▸ EXERCISE AIM
Beginning with the first line, copy out each line of the material until the line containing "It must contain" has been copied as well.

▸ GIVEN RECORDS
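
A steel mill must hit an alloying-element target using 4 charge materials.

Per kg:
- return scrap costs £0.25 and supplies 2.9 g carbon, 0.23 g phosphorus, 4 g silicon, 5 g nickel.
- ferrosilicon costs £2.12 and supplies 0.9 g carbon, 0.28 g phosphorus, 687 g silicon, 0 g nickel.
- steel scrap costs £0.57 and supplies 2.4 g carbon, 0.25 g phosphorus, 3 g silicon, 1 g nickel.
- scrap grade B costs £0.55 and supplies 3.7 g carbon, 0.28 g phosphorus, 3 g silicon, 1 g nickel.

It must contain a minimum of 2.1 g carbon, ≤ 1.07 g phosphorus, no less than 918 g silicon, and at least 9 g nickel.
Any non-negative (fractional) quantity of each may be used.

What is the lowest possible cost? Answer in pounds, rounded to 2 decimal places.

This is a linear program. Let x1 = kg of return scrap, x2 = kg of ferrosilicon, x3 = kg of steel scrap, x4 = kg of scrap grade B.
Minimize 0.25x1 + 2.12x2 + 0.57x3 + 0.55x4 with:
  2.9x1 + 0.9x2 + 2.4x3 + 3.7x4 ≥ 2.1   (carbon)
  0.23x1 + 0.28x2 + 0.25x3 + 0.28x4 ≤ 1.07   (phosphorus)
  4x1 + 687x2 + 3x3 + 3x4 ≥ 918   (silicon)
  5x1 + 1x3 + 1x4 ≥ 9   (nickel)
  x1, x2, x3, x4 ≥ 0.
At the optimum only return scrap, ferrosilicon are positive (steel scrap, scrap grade B = 0). The silicon and nickel requirements are met with equality.
Solving gives x1 = 1.8, x2 = 1.326.
Objective = 0.25·1.8 + 2.12·1.326 = 3.2611.

£3.26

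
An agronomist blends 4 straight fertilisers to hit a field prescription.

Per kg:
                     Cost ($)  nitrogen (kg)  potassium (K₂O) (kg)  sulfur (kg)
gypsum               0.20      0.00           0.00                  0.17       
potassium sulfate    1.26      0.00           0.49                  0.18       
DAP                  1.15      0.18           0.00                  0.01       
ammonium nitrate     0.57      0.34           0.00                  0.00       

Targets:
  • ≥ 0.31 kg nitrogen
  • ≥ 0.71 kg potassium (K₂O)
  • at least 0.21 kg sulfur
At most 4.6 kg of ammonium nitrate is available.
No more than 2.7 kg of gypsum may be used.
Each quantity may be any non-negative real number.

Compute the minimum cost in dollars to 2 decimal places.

$2.35

Treat it as an LP. Let x1 = kg of gypsum, x2 = kg of potassium sulfate, x3 = kg of DAP, x4 = kg of ammonium nitrate.
Minimise 0.2x1 + 1.26x2 + 1.15x3 + 0.57x4 subject to:
  0.18x3 + 0.34x4 ≥ 0.31   (nitrogen)
  0.49x2 ≥ 0.71   (potassium (K₂O))
  0.17x1 + 0.18x2 + 0.01x3 ≥ 0.21   (sulfur)
  x4 ≤ 4.6
  x1 ≤ 2.7
  x1, x2, x3, x4 ≥ 0.
At the optimum only potassium sulfate, ammonium nitrate are positive (gypsum, DAP = 0). The nitrogen and potassium (K₂O) requirements are met with equality.
So potassium sulfate = 1.449 kg, ammonium nitrate = 0.9118 kg.
Hence cost = 1.26·1.449 + 0.57·0.9118 = $2.3455.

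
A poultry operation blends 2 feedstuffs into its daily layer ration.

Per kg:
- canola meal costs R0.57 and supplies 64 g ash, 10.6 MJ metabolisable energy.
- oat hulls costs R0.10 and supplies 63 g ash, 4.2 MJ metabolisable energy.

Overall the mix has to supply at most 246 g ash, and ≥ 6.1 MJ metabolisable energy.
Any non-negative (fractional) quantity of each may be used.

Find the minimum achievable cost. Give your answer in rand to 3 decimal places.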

▸ SOLUTION FOR THIS PROBLEM
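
A steel mill must hit an alloying-element target using 4 charge materials.

Per kg:
- return scrap costs £0.25 and supplies 2.9 g carbon, 0.23 g phosphorus, 4 g silicon, 5 g nickel.
- ferrosilicon costs £2.12 and supplies 0.9 g carbon, 0.28 g phosphorus, 687 g silicon, 0 g nickel.
- steel scrap costs £0.57 and supplies 2.4 g carbon, 0.25 g phosphorus, 3 g silicon, 1 g nickel.
- scrap grade B costs £0.55 and supplies 3.7 g carbon, 0.28 g phosphorus, 3 g silicon, 1 g nickel.

It must contain a minimum of 2.1 g carbon, ≤ 1.07 g phosphorus, no less than 918 g silicon, and at least 9 g nickel.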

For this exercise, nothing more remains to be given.